*** Opening of SUPPLIED MATERIAL ***

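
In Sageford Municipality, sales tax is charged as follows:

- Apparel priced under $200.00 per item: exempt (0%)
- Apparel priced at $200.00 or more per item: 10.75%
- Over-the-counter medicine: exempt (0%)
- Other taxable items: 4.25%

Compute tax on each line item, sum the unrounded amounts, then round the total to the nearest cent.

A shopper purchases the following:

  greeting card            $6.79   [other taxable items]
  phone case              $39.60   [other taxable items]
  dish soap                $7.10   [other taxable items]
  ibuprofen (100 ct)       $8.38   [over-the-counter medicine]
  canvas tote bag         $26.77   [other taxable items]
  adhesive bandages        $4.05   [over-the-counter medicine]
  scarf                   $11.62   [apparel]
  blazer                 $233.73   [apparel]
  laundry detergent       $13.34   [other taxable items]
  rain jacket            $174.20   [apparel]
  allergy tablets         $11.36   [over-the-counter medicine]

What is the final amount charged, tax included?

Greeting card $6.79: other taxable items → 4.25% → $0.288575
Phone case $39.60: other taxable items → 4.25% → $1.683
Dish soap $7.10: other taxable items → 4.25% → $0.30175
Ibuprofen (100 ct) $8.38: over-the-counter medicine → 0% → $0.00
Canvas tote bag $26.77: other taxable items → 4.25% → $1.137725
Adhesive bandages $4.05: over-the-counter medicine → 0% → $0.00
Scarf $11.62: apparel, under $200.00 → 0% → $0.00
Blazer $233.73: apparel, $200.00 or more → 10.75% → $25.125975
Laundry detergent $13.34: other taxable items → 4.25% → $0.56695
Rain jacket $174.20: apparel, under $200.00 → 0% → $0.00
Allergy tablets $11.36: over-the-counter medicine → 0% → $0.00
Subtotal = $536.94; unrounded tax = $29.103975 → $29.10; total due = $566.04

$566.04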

*** Close of SUPPLIED MATERIAL ***
*** Opening of SUPPLIED MATERIAL ***

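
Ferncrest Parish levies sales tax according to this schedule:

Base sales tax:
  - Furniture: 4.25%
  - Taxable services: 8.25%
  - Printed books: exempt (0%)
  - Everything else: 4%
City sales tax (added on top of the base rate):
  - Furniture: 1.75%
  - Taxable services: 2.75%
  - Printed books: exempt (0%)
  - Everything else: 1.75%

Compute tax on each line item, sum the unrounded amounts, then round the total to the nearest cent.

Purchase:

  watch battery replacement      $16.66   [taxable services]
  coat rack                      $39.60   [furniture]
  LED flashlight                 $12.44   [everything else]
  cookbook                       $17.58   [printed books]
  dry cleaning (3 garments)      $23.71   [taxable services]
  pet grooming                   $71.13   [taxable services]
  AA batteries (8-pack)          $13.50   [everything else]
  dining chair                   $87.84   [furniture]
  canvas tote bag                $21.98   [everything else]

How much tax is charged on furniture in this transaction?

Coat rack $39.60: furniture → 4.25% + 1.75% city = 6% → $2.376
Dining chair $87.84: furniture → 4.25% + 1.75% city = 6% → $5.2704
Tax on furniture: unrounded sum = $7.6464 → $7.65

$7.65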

*** Close of SUPPLIED MATERIAL ***
*** Opening of SUPPLIED MATERIAL ***

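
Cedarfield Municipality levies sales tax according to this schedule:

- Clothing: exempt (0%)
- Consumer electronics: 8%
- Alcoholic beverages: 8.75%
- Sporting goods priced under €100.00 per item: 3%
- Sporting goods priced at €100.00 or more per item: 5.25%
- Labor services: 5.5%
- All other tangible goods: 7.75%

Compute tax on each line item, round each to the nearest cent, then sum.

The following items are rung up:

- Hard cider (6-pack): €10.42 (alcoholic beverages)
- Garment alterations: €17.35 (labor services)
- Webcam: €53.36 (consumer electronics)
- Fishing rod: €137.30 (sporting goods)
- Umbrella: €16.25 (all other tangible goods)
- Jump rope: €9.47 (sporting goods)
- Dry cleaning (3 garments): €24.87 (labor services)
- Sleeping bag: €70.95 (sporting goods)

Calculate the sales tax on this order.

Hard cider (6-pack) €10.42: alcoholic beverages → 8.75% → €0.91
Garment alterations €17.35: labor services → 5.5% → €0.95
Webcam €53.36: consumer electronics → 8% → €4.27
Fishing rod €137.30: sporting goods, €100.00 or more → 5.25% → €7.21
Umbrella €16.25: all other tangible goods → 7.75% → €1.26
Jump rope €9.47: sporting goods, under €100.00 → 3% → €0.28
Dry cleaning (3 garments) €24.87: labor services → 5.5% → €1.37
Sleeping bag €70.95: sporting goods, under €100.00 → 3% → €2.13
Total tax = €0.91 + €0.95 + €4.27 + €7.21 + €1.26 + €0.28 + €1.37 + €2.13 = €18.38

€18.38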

*** Close of SUPPLIED MATERIAL ***

ASSIGNMENT: Look back at the data above. Transcribe exactly the lines starting at the line that contains "In Sageford Municipality, sales" and ending at the line that contains "A shopper purchases".

RESULT:
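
In Sageford Municipality, sales tax is charged as follows:

- Apparel priced under $200.00 per item: exempt (0%)
- Apparel priced at $200.00 or more per item: 10.75%
- Over-the-counter medicine: exempt (0%)
- Other taxable items: 4.25%

Compute tax on each line item, sum the unrounded amounts, then round the total to the nearest cent.

A shopper purchases the following: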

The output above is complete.